┌──
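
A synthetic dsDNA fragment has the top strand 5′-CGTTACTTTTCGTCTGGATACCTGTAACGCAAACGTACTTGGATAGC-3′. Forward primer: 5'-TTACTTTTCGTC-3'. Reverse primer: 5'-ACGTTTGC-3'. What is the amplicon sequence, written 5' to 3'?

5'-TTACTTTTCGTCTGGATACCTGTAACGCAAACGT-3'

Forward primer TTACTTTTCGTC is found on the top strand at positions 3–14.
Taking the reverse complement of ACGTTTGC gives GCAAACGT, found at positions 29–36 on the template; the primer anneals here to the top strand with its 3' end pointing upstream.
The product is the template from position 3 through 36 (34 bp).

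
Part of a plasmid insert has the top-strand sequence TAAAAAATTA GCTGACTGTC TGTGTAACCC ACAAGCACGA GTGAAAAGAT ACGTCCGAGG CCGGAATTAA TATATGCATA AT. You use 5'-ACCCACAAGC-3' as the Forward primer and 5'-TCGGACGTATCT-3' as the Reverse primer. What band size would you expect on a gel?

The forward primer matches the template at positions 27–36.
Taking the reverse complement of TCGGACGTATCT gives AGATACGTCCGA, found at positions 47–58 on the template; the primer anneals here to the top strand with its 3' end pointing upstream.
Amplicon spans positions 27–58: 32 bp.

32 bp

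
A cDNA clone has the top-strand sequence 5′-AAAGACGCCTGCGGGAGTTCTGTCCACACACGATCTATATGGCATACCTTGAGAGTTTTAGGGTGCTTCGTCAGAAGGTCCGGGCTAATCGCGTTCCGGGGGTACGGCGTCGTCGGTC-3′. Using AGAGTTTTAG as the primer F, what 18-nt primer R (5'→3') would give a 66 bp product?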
└──
┌──
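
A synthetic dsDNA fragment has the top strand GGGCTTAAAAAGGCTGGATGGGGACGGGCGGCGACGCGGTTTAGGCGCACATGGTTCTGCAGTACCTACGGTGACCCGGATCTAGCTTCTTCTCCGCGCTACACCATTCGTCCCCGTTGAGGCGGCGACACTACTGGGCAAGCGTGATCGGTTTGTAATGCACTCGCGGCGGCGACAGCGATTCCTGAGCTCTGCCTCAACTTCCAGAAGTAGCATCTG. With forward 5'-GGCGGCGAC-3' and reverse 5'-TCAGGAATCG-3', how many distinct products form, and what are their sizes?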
└──
> **WHAT YOU HAVE TO DO**: Once you find the line with "written 5' to 3'?" in the entries above, output it and each line after it up to and including the line with "A cDNA clone", and nothing else.

> **RESPONSE**:
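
A synthetic dsDNA fragment has the top strand 5′-CGTTACTTTTCGTCTGGATACCTGTAACGCAAACGTACTTGGATAGC-3′. Forward primer: 5'-TTACTTTTCGTC-3'. Reverse primer: 5'-ACGTTTGC-3'. What is the amplicon sequence, written 5' to 3'?

5'-TTACTTTTCGTCTGGATACCTGTAACGCAAACGT-3'

Forward primer TTACTTTTCGTC is found on the top strand at positions 3–14.
Taking the reverse complement of ACGTTTGC gives GCAAACGT, found at positions 29–36 on the template; the primer anneals here to the top strand with its 3' end pointing upstream.
The product is the template from position 3 through 36 (34 bp).

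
Part of a plasmid insert has the top-strand sequence TAAAAAATTA GCTGACTGTC TGTGTAACCC ACAAGCACGA GTGAAAAGAT ACGTCCGAGG CCGGAATTAA TATATGCATA AT. You use 5'-ACCCACAAGC-3' as the Forward primer and 5'-TCGGACGTATCT-3' as the Reverse primer. What band size would you expect on a gel?

The forward primer matches the template at positions 27–36.
Taking the reverse complement of TCGGACGTATCT gives AGATACGTCCGA, found at positions 47–58 on the template; the primer anneals here to the top strand with its 3' end pointing upstream.
Amplicon spans positions 27–58: 32 bp.

32 bp

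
A cDNA clone has the top-strand sequence 5′-AAAGACGCCTGCGGGAGTTCTGTCCACACACGATCTATATGGCATACCTTGAGAGTTTTAGGGTGCTTCGTCAGAAGGTCCGGGCTAATCGCGTTCCGGGGGTACGGCGTCGTCGGTC-3′. Using AGAGTTTTAG as the primer F, what 18-nt primer R (5'→3') would give a 66 bp product?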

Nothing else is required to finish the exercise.